▼

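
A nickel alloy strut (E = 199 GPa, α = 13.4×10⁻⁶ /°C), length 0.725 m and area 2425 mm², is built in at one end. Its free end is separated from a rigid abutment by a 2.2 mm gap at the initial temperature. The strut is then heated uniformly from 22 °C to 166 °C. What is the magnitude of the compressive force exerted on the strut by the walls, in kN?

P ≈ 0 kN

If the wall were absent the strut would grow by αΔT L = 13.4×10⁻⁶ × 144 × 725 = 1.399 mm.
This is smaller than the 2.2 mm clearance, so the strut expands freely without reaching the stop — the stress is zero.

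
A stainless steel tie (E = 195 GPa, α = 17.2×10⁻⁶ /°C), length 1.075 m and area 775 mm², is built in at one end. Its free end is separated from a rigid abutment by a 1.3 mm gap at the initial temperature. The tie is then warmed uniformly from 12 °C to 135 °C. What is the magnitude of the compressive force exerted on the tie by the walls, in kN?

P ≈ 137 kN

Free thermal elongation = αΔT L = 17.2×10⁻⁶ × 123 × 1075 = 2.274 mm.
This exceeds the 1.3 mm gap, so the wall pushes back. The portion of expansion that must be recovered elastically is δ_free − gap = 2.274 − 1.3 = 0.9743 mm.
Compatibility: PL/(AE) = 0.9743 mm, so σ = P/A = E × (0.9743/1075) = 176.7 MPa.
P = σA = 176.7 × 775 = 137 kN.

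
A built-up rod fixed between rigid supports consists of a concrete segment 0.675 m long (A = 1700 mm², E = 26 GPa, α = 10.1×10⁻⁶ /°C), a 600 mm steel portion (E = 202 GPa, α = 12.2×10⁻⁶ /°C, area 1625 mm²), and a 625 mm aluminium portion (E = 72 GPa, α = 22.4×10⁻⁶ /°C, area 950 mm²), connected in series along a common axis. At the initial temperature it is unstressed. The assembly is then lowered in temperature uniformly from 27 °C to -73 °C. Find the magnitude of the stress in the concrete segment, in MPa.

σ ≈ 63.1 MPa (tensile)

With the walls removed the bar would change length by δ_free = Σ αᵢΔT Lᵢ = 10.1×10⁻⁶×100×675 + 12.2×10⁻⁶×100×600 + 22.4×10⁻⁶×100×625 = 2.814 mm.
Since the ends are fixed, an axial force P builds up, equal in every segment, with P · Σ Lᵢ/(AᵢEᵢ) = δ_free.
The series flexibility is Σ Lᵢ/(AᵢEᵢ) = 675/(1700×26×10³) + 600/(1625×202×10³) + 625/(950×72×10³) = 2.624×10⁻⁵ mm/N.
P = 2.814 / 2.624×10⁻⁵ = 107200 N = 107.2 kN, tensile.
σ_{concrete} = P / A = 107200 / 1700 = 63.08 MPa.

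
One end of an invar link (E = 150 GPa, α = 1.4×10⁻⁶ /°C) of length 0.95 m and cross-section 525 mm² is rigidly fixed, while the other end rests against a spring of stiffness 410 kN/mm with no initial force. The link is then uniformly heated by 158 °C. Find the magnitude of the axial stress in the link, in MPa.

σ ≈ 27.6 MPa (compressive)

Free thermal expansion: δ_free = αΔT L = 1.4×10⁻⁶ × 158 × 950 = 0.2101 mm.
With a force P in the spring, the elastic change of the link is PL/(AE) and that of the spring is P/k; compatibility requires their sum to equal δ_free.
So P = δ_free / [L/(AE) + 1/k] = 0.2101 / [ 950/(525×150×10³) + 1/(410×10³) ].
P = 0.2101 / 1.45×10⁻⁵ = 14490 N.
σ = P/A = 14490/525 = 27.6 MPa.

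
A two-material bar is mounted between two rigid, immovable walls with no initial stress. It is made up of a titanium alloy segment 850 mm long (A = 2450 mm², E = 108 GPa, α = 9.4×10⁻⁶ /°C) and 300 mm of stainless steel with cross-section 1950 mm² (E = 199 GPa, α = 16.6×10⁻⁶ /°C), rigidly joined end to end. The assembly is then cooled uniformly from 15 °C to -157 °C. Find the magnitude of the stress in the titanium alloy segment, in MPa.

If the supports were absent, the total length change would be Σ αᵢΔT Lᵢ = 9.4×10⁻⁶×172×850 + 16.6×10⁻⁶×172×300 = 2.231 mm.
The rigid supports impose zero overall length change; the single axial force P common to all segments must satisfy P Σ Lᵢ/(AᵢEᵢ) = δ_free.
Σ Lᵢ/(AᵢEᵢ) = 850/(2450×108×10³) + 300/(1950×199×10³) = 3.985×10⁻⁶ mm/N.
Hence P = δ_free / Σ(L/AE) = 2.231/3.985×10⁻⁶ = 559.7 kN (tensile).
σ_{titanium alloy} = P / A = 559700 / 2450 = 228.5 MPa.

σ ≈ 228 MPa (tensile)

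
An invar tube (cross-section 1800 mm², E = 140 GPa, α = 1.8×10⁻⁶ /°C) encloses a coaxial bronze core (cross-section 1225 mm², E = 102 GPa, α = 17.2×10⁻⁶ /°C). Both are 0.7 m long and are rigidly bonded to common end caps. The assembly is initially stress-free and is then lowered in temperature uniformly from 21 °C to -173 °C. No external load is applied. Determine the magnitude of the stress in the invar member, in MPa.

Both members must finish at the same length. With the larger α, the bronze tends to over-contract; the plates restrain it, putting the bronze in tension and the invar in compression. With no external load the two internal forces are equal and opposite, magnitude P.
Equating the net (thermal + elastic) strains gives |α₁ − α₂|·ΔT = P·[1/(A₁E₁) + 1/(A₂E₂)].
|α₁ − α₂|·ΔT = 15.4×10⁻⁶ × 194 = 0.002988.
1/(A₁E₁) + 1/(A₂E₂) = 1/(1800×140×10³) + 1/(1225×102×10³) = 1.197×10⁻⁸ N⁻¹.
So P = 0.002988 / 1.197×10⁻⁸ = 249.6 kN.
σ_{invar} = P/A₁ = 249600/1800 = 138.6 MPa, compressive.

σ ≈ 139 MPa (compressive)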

▲

• _Work to complete_: Copy every entry exactly.

• _Answer box_:
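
A nickel alloy strut (E = 199 GPa, α = 13.4×10⁻⁶ /°C), length 0.725 m and area 2425 mm², is built in at one end. Its free end is separated from a rigid abutment by a 2.2 mm gap at the initial temperature. The strut is then heated uniformly from 22 °C to 166 °C. What is the magnitude of the compressive force exerted on the strut by the walls, in kN?

P ≈ 0 kN

If the wall were absent the strut would grow by αΔT L = 13.4×10⁻⁶ × 144 × 725 = 1.399 mm.
This is smaller than the 2.2 mm clearance, so the strut expands freely without reaching the stop — the stress is zero.

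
A stainless steel tie (E = 195 GPa, α = 17.2×10⁻⁶ /°C), length 1.075 m and area 775 mm², is built in at one end. Its free end is separated from a rigid abutment by a 1.3 mm gap at the initial temperature. The tie is then warmed uniformly from 12 °C to 135 °C. What is the magnitude of the compressive force exerted on the tie by the walls, in kN?

P ≈ 137 kN

Free thermal elongation = αΔT L = 17.2×10⁻⁶ × 123 × 1075 = 2.274 mm.
This exceeds the 1.3 mm gap, so the wall pushes back. The portion of expansion that must be recovered elastically is δ_free − gap = 2.274 − 1.3 = 0.9743 mm.
Compatibility: PL/(AE) = 0.9743 mm, so σ = P/A = E × (0.9743/1075) = 176.7 MPa.
P = σA = 176.7 × 775 = 137 kN.

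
A built-up rod fixed between rigid supports consists of a concrete segment 0.675 m long (A = 1700 mm², E = 26 GPa, α = 10.1×10⁻⁶ /°C), a 600 mm steel portion (E = 202 GPa, α = 12.2×10⁻⁶ /°C, area 1625 mm²), and a 625 mm aluminium portion (E = 72 GPa, α = 22.4×10⁻⁶ /°C, area 950 mm²), connected in series along a common axis. At the initial temperature it is unstressed. The assembly is then lowered in temperature uniformly from 27 °C to -73 °C. Find the magnitude of the stress in the concrete segment, in MPa.

σ ≈ 63.1 MPa (tensile)

With the walls removed the bar would change length by δ_free = Σ αᵢΔT Lᵢ = 10.1×10⁻⁶×100×675 + 12.2×10⁻⁶×100×600 + 22.4×10⁻⁶×100×625 = 2.814 mm.
Since the ends are fixed, an axial force P builds up, equal in every segment, with P · Σ Lᵢ/(AᵢEᵢ) = δ_free.
The series flexibility is Σ Lᵢ/(AᵢEᵢ) = 675/(1700×26×10³) + 600/(1625×202×10³) + 625/(950×72×10³) = 2.624×10⁻⁵ mm/N.
P = 2.814 / 2.624×10⁻⁵ = 107200 N = 107.2 kN, tensile.
σ_{concrete} = P / A = 107200 / 1700 = 63.08 MPa.

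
One end of an invar link (E = 150 GPa, α = 1.4×10⁻⁶ /°C) of length 0.95 m and cross-section 525 mm² is rigidly fixed, while the other end rests against a spring of stiffness 410 kN/mm with no initial force. The link is then uniformly heated by 158 °C. Find the magnitude of the axial stress in the link, in MPa.

σ ≈ 27.6 MPa (compressive)

Free thermal expansion: δ_free = αΔT L = 1.4×10⁻⁶ × 158 × 950 = 0.2101 mm.
With a force P in the spring, the elastic change of the link is PL/(AE) and that of the spring is P/k; compatibility requires their sum to equal δ_free.
So P = δ_free / [L/(AE) + 1/k] = 0.2101 / [ 950/(525×150×10³) + 1/(410×10³) ].
P = 0.2101 / 1.45×10⁻⁵ = 14490 N.
σ = P/A = 14490/525 = 27.6 MPa.

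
A two-material bar is mounted between two rigid, immovable walls with no initial stress. It is made up of a titanium alloy segment 850 mm long (A = 2450 mm², E = 108 GPa, α = 9.4×10⁻⁶ /°C) and 300 mm of stainless steel with cross-section 1950 mm² (E = 199 GPa, α = 16.6×10⁻⁶ /°C), rigidly joined end to end. The assembly is then cooled uniformly from 15 °C to -157 °C. Find the magnitude of the stress in the titanium alloy segment, in MPa.

If the supports were absent, the total length change would be Σ αᵢΔT Lᵢ = 9.4×10⁻⁶×172×850 + 16.6×10⁻⁶×172×300 = 2.231 mm.
The rigid supports impose zero overall length change; the single axial force P common to all segments must satisfy P Σ Lᵢ/(AᵢEᵢ) = δ_free.
Σ Lᵢ/(AᵢEᵢ) = 850/(2450×108×10³) + 300/(1950×199×10³) = 3.985×10⁻⁶ mm/N.
Hence P = δ_free / Σ(L/AE) = 2.231/3.985×10⁻⁶ = 559.7 kN (tensile).
σ_{titanium alloy} = P / A = 559700 / 2450 = 228.5 MPa.

σ ≈ 228 MPa (tensile)

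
An invar tube (cross-section 1800 mm², E = 140 GPa, α = 1.8×10⁻⁶ /°C) encloses a coaxial bronze core (cross-section 1225 mm², E = 102 GPa, α = 17.2×10⁻⁶ /°C). Both are 0.7 m long and are rigidly bonded to common end caps. The assembly is initially stress-free and is then lowered in temperature uniformly from 21 °C to -173 °C. No external load is applied. Determine the magnitude of the stress in the invar member, in MPa.

Both members must finish at the same length. With the larger α, the bronze tends to over-contract; the plates restrain it, putting the bronze in tension and the invar in compression. With no external load the two internal forces are equal and opposite, magnitude P.
Equating the net (thermal + elastic) strains gives |α₁ − α₂|·ΔT = P·[1/(A₁E₁) + 1/(A₂E₂)].
|α₁ − α₂|·ΔT = 15.4×10⁻⁶ × 194 = 0.002988.
1/(A₁E₁) + 1/(A₂E₂) = 1/(1800×140×10³) + 1/(1225×102×10³) = 1.197×10⁻⁸ N⁻¹.
So P = 0.002988 / 1.197×10⁻⁸ = 249.6 kN.
σ_{invar} = P/A₁ = 249600/1800 = 138.6 MPa, compressive.

σ ≈ 139 MPa (compressive)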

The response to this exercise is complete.